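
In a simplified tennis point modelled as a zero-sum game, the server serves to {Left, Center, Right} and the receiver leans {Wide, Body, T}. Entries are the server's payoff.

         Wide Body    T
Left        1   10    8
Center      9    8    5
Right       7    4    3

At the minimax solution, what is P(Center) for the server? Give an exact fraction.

7/11

Row minima: Left → 1, Center → 5, Right → 3; maximin = 5.
Column maxima: Wide → 9, Body → 10, T → 8; minimax = 8.
5 ≠ 8, so there is no saddle point; optimal play is mixed.
Right is strictly dominated by Center, so the server never plays it.
Body is strictly dominated by T (it gives the server strictly more in every row), so the receiver never plays it.
On the remaining 2×2 (Left, Center vs Wide, T):
Let the server play Left with probability p. Expected payoff against Wide: 1p + 9(1−p) = −8p + 9; against T: 8p + 5(1−p) = 3p + 5.
Setting these equal: −8p + 9 = 3p + 5 ⇒ −11p = -4 ⇒ p = 4/11, and the value is (-8)·(4/11) + 9 = 67/11.
For the receiver: with q = P(Wide), equating Left's and Center's payoffs gives −7q + 8 = 4q + 5 ⇒ q = 3/11.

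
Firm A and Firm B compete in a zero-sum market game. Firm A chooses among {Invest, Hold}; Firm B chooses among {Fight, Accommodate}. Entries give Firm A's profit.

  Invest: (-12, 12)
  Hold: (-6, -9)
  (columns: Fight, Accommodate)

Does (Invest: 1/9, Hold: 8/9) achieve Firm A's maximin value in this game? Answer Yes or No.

Against Fight this mix gives (1/9)·(-12) + (8/9)·(-6) = -20/3.
Against Accommodate this mix gives (1/9)·12 + (8/9)·(-9) = -20/3.
All of Firm B's active replies (Fight, Accommodate) yield -20/3, and no column does worse for Firm A. The mix makes Firm B indifferent and guarantees -20/3, so it is optimal.

Yes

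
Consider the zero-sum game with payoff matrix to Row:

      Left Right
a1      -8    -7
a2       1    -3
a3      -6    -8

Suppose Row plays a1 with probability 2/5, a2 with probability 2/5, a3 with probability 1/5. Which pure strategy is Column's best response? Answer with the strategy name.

If Column plays Left, Row's expected payoff is (2/5)·(-8) + (2/5)·1 + (1/5)·(-6) = -4.
If Column plays Right, Row's expected payoff is (2/5)·(-7) + (2/5)·(-3) + (1/5)·(-8) = -28/5.
Column minimizes Row's payoff; the smallest is -28/5, so the best response is Right.

Right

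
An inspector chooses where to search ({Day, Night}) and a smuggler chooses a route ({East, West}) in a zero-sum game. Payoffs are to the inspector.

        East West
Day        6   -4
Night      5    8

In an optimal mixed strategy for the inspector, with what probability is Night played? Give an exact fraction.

10/13

Row minima: Day → -4, Night → 5; maximin = 5.
Column maxima: East → 6, West → 8; minimax = 6.
5 ≠ 6, so there is no saddle point; optimal play is mixed.
Let the inspector play Day with probability p. Expected payoff against East: 6p + 5(1−p) = p + 5; against West: (-4)p + 8(1−p) = −12p + 8.
Setting these equal: p + 5 = −12p + 8 ⇒ 13p = 3 ⇒ p = 3/13, and the value is (1)·(3/13) + 5 = 68/13.
For the smuggler: with q = P(East), equating Day's and Night's payoffs gives 10q − 4 = −3q + 8 ⇒ q = 12/13.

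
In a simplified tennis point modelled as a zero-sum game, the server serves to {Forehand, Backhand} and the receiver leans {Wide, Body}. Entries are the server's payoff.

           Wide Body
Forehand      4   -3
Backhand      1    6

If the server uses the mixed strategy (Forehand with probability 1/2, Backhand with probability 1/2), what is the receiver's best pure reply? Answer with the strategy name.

If the receiver plays Wide, the server's expected payoff is (1/2)·4 + (1/2)·1 = 5/2.
If the receiver plays Body, the server's expected payoff is (1/2)·(-3) + (1/2)·6 = 3/2.
The receiver minimizes the server's payoff; the smallest is 3/2, so the best response is Body.

Body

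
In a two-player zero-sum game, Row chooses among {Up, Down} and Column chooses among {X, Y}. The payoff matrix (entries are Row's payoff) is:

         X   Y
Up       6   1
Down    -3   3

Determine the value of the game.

21/11

Row minima: Up → 1, Down → -3; maximin = 1.
Column maxima: X → 6, Y → 3; minimax = 3.
1 ≠ 3, so there is no saddle point; optimal play is mixed.
Let Row play Up with probability p. Expected payoff against X: 6p + (-3)(1−p) = 9p − 3; against Y: 1p + 3(1−p) = −2p + 3.
Setting these equal: 9p − 3 = −2p + 3 ⇒ 11p = 6 ⇒ p = 6/11, and the value is (9)·(6/11) − 3 = 21/11.
For Column: with q = P(X), equating Up's and Down's payoffs gives 5q + 1 = −6q + 3 ⇒ q = 2/11.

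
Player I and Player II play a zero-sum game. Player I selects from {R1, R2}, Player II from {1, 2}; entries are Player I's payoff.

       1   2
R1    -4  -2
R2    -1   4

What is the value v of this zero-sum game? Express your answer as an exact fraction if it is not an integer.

Row minima: R1 → -4, R2 → -1; maximin = -1.
Column maxima: 1 → -1, 2 → 4; minimax = -1.
Since maximin = minimax = -1, there is a saddle point and the value is -1.

-1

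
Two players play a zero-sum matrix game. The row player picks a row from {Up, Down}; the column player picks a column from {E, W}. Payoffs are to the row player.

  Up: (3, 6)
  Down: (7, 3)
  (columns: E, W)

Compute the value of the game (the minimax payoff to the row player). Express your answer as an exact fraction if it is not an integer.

33/7

Row minima: Up → 3, Down → 3; maximin = 3.
Column maxima: E → 7, W → 6; minimax = 6.
3 ≠ 6, so there is no saddle point; optimal play is mixed.
Let the row player play Up with probability p. Expected payoff against E: 3p + 7(1−p) = −4p + 7; against W: 6p + 3(1−p) = 3p + 3.
Setting these equal: −4p + 7 = 3p + 3 ⇒ −7p = -4 ⇒ p = 4/7, and the value is (-4)·(4/7) + 7 = 33/7.
For the column player: with q = P(E), equating Up's and Down's payoffs gives −3q + 6 = 4q + 3 ⇒ q = 3/7.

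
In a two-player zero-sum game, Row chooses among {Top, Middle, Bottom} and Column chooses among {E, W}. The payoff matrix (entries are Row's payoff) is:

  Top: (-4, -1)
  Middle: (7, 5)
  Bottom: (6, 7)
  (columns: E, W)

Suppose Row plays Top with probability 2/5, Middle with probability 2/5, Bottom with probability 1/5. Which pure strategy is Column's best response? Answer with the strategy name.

E

If Column plays E, Row's expected payoff is (2/5)·(-4) + (2/5)·7 + (1/5)·6 = 12/5.
If Column plays W, Row's expected payoff is (2/5)·(-1) + (2/5)·5 + (1/5)·7 = 3.
Column minimizes Row's payoff; the smallest is 12/5, so the best response is E.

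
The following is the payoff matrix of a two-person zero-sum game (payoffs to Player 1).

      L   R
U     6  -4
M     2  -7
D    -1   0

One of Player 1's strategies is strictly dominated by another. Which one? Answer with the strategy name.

M

U gives a strictly higher payoff than M against every column: 6 > 2, -4 > -7.
So M is strictly dominated and Player 1 never plays it.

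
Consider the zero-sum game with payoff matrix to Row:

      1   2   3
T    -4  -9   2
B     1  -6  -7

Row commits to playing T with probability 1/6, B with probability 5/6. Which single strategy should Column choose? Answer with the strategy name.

2

If Column plays 1, Row's expected payoff is (1/6)·(-4) + (5/6)·1 = 1/6.
If Column plays 2, Row's expected payoff is (1/6)·(-9) + (5/6)·(-6) = -13/2.
If Column plays 3, Row's expected payoff is (1/6)·2 + (5/6)·(-7) = -11/2.
Column minimizes Row's payoff; the smallest is -13/2, so the best response is 2.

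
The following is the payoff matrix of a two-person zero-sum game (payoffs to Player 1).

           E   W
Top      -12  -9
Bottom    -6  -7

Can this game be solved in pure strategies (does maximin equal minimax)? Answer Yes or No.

Row minima: Top → -12, Bottom → -7; maximin = -7.
Column maxima: E → -6, W → -7; minimax = -7.
maximin = minimax = -7, so a saddle point exists.

Yes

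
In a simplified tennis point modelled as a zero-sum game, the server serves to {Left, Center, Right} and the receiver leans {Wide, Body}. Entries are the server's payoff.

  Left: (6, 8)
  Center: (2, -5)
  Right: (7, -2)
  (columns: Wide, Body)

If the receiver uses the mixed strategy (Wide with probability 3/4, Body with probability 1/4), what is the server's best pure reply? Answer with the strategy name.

Expected payoff of Left: (3/4)·6 + (1/4)·8 = 13/2.
Expected payoff of Center: (3/4)·2 + (1/4)·(-5) = 1/4.
Expected payoff of Right: (3/4)·7 + (1/4)·(-2) = 19/4.
The largest is 13/2, so the server's best response is Left.

Left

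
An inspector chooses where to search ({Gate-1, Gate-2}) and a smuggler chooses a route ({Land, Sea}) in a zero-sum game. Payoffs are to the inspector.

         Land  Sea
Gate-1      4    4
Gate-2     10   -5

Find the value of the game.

Row minima: Gate-1 → 4, Gate-2 → -5; maximin = 4.
Column maxima: Land → 10, Sea → 4; minimax = 4.
Since maximin = minimax = 4, there is a saddle point and the value is 4.

4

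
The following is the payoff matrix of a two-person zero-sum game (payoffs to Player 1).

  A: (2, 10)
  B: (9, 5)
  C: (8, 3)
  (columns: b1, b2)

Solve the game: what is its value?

Row minima: A → 2, B → 5, C → 3; maximin = 5.
Column maxima: b1 → 9, b2 → 10; minimax = 9.
5 ≠ 9, so there is no saddle point; optimal play is mixed.
C is strictly dominated by B, so Player 1 never plays it.
On the remaining 2×2 (A, B vs b1, b2):
Let Player 1 play A with probability p. Expected payoff against b1: 2p + 9(1−p) = −7p + 9; against b2: 10p + 5(1−p) = 5p + 5.
Setting these equal: −7p + 9 = 5p + 5 ⇒ −12p = -4 ⇒ p = 1/3, and the value is (-7)·(1/3) + 9 = 20/3.
For Player 2: with q = P(b1), equating A's and B's payoffs gives −8q + 10 = 4q + 5 ⇒ q = 5/12.

20/3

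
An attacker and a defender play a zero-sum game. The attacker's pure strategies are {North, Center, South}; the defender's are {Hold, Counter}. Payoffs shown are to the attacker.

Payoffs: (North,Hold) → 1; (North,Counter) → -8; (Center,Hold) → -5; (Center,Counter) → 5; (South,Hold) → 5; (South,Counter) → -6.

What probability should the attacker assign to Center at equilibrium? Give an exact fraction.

Row minima: North → -8, Center → -5, South → -6; maximin = -5.
Column maxima: Hold → 5, Counter → 5; minimax = 5.
-5 ≠ 5, so there is no saddle point; optimal play is mixed.
North is strictly dominated by South, so the attacker never plays it.
On the remaining 2×2 (Center, South vs Hold, Counter):
Let the attacker play Center with probability p. Expected payoff against Hold: (-5)p + 5(1−p) = −10p + 5; against Counter: 5p + (-6)(1−p) = 11p − 6.
Setting these equal: −10p + 5 = 11p − 6 ⇒ −21p = -11 ⇒ p = 11/21, and the value is (-10)·(11/21) + 5 = -5/21.
For the defender: with q = P(Hold), equating Center's and South's payoffs gives −10q + 5 = 11q − 6 ⇒ q = 11/21.

11/21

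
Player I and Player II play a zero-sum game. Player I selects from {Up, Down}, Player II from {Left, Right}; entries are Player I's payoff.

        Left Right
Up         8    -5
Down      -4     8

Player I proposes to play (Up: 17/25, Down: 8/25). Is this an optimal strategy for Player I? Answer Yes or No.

No

Against Left this mix gives (17/25)·8 + (8/25)·(-4) = 104/25.
Against Right this mix gives (17/25)·(-5) + (8/25)·8 = -21/25.
Player II will play Right, holding Player I to -21/25. Shifting weight toward the row that does better against Right would raise this floor (the equalizing mix achieves 44/25 against both Right and Left), so the proposed strategy is not optimal.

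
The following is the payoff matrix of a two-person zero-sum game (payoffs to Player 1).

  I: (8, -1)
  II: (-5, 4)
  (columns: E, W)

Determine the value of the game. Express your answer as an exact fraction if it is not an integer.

Row minima: I → -1, II → -5; maximin = -1.
Column maxima: E → 8, W → 4; minimax = 4.
-1 ≠ 4, so there is no saddle point; optimal play is mixed.
Let Player 1 play I with probability p. Expected payoff against E: 8p + (-5)(1−p) = 13p − 5; against W: (-1)p + 4(1−p) = −5p + 4.
Setting these equal: 13p − 5 = −5p + 4 ⇒ 18p = 9 ⇒ p = 1/2, and the value is (13)·(1/2) − 5 = 3/2.
For Player 2: with q = P(E), equating I's and II's payoffs gives 9q − 1 = −9q + 4 ⇒ q = 5/18.

3/2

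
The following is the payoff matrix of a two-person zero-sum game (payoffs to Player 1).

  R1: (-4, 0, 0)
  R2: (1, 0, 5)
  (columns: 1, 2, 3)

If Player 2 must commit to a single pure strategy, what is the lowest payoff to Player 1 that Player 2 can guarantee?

Column maxima: 1 → 1, 2 → 0, 3 → 5.
The smallest of these is 0.

0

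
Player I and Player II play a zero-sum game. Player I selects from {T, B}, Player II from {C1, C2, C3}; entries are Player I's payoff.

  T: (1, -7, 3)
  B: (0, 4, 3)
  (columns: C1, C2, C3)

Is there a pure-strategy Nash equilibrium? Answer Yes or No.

No

Row minima: T → -7, B → 0; maximin = 0.
Column maxima: C1 → 1, C2 → 4, C3 → 3; minimax = 1.
0 ≠ 1, so no pure-strategy equilibrium exists.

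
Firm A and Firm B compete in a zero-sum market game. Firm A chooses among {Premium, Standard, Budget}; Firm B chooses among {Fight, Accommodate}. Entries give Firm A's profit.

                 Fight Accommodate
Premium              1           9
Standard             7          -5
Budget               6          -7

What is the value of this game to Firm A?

Row minima: Premium → 1, Standard → -5, Budget → -7; maximin = 1.
Column maxima: Fight → 7, Accommodate → 9; minimax = 7.
1 ≠ 7, so there is no saddle point; optimal play is mixed.
Budget is strictly dominated by Standard, so Firm A never plays it.
On the remaining 2×2 (Premium, Standard vs Fight, Accommodate):
Let Firm A play Premium with probability p. Expected payoff against Fight: 1p + 7(1−p) = −6p + 7; against Accommodate: 9p + (-5)(1−p) = 14p − 5.
Setting these equal: −6p + 7 = 14p − 5 ⇒ −20p = -12 ⇒ p = 3/5, and the value is (-6)·(3/5) + 7 = 17/5.
For Firm B: with q = P(Fight), equating Premium's and Standard's payoffs gives −8q + 9 = 12q − 5 ⇒ q = 7/10.

17/5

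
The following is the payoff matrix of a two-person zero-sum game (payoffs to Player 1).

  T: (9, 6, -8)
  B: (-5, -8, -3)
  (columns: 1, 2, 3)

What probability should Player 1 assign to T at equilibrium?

Row minima: T → -8, B → -8; maximin = -8.
Column maxima: 1 → 9, 2 → 6, 3 → -3; minimax = -3.
-8 ≠ -3, so there is no saddle point; optimal play is mixed.
1 is strictly dominated by 2 (it gives Player 1 strictly more in every row), so Player 2 never plays it.
On the remaining 2×2 (T, B vs 2, 3):
Let Player 1 play T with probability p. Expected payoff against 2: 6p + (-8)(1−p) = 14p − 8; against 3: (-8)p + (-3)(1−p) = −5p − 3.
Setting these equal: 14p − 8 = −5p − 3 ⇒ 19p = 5 ⇒ p = 5/19, and the value is (14)·(5/19) − 8 = -82/19.
For Player 2: with q = P(2), equating T's and B's payoffs gives 14q − 8 = −5q − 3 ⇒ q = 5/19.

5/19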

*Instructions for the task*
When a line contains the string "selects", copy it from the records.

*Answer section*
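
Player I and Player II play a zero-sum game. Player I selects from {R1, R2}, Player II from {1, 2}; entries are Player I's payoff.
Player I and Player II play a zero-sum game. Player I selects from {Up, Down}, Player II from {Left, Right}; entries are Player I's payoff.
Player I and Player II play a zero-sum game. Player I selects from {T, B}, Player II from {C1, C2, C3}; entries are Player I's payoff.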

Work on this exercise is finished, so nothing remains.